• [Exercise description]:
Once you have located the line containing "5. Any remaining" in the material below, return it exactly along with each line after it through the line containing "Greco has years".

• [Given entries]:

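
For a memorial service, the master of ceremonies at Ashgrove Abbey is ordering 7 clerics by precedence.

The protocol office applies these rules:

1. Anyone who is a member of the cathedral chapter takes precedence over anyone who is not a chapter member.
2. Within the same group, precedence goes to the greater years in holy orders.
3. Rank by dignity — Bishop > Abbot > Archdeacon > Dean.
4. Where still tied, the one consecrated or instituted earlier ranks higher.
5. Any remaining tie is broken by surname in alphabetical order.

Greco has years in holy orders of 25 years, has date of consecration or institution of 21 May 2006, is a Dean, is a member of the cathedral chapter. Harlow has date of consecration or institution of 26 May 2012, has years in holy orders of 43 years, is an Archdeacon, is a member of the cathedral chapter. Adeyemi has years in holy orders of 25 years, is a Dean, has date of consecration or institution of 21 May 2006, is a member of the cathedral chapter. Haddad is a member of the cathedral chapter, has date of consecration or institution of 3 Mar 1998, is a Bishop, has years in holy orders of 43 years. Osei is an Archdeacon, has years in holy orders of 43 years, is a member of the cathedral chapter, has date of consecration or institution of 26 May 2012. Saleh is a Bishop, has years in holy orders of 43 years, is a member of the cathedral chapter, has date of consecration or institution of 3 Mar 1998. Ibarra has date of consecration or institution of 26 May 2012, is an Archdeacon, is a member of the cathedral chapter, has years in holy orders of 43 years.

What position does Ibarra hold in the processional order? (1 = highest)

By the first rule: Haddad, Saleh, Harlow, Ibarra, Osei, Adeyemi and Greco (each a member of the cathedral chapter).
Among Haddad, Saleh, Harlow, Ibarra, Osei, Adeyemi and Greco, by years in holy orders (higher first): Haddad, Saleh, Harlow, Ibarra and Osei (43 years) before Adeyemi and Greco (25 years).
Among Haddad, Saleh, Harlow, Ibarra and Osei, by dignity: Haddad and Saleh (Bishop) before Harlow, Ibarra and Osei (Archdeacon).
Haddad and Saleh both have date of consecration or institution 3 Mar 1998, so the next rule applies.
Among Haddad and Saleh, alphabetically by surname: Haddad before Saleh.
Harlow, Ibarra and Osei all have date of consecration or institution 26 May 2012, so the next rule applies.
Among Harlow, Ibarra and Osei, alphabetically by surname: Harlow before Ibarra before Osei.
Adeyemi and Greco are each Dean, so the next rule applies.
Adeyemi and Greco both have date of consecration or institution 21 May 2006, so the next rule applies.
Among Adeyemi and Greco, alphabetically by surname: Adeyemi before Greco.
Order: Haddad, Saleh, Harlow, Ibarra, Osei, Adeyemi, Greco. So position 4.

4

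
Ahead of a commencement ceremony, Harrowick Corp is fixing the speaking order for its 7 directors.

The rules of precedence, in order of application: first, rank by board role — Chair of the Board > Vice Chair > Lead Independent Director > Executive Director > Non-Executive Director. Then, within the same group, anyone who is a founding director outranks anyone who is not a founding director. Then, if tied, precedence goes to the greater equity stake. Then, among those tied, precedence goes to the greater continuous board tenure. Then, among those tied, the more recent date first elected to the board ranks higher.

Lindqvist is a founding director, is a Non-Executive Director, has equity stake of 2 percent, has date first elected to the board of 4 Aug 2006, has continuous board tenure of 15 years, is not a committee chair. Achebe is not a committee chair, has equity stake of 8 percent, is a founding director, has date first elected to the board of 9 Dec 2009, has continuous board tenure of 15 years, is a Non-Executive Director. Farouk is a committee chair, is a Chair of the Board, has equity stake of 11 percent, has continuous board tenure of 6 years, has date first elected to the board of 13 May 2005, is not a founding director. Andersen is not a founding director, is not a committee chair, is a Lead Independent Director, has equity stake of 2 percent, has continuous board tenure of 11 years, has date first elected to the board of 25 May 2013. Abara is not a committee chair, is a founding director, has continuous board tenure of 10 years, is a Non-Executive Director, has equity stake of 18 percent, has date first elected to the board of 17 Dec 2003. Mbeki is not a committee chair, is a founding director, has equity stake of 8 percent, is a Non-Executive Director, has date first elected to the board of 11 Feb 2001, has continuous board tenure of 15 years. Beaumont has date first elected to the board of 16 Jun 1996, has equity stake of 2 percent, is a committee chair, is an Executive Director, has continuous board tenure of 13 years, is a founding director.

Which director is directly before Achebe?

Abara

By board role: Farouk (Chair of the Board); then Andersen (Lead Independent Director); then Beaumont (Executive Director); then Abara, Achebe, Mbeki and Lindqvist (Non-Executive Director).
Abara, Achebe, Mbeki and Lindqvist are each a founding director, so the next rule applies.
Among Abara, Achebe, Mbeki and Lindqvist, by equity stake (higher first): Abara (18 percent) before Achebe and Mbeki (8 percent) before Lindqvist (2 percent).
Achebe and Mbeki both have continuous board tenure 15 years, so the next rule applies.
Among Achebe and Mbeki, by date first elected to the board (later first): Achebe (9 Dec 2009) before Mbeki (11 Feb 2001).
Order: Farouk, Andersen, Beaumont, Abara, Achebe, Mbeki, Lindqvist.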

• [Solution to this task]:
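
5. Any remaining tie is broken by surname in alphabetical order.

Greco has years in holy orders of 25 years, has date of consecration or institution of 21 May 2006, is a Dean, is a member of the cathedral chapter. Harlow has date of consecration or institution of 26 May 2012, has years in holy orders of 43 years, is an Archdeacon, is a member of the cathedral chapter. Adeyemi has years in holy orders of 25 years, is a Dean, has date of consecration or institution of 21 May 2006, is a member of the cathedral chapter. Haddad is a member of the cathedral chapter, has date of consecration or institution of 3 Mar 1998, is a Bishop, has years in holy orders of 43 years. Osei is an Archdeacon, has years in holy orders of 43 years, is a member of the cathedral chapter, has date of consecration or institution of 26 May 2012. Saleh is a Bishop, has years in holy orders of 43 years, is a member of the cathedral chapter, has date of consecration or institution of 3 Mar 1998. Ibarra has date of consecration or institution of 26 May 2012, is an Archdeacon, is a member of the cathedral chapter, has years in holy orders of 43 years.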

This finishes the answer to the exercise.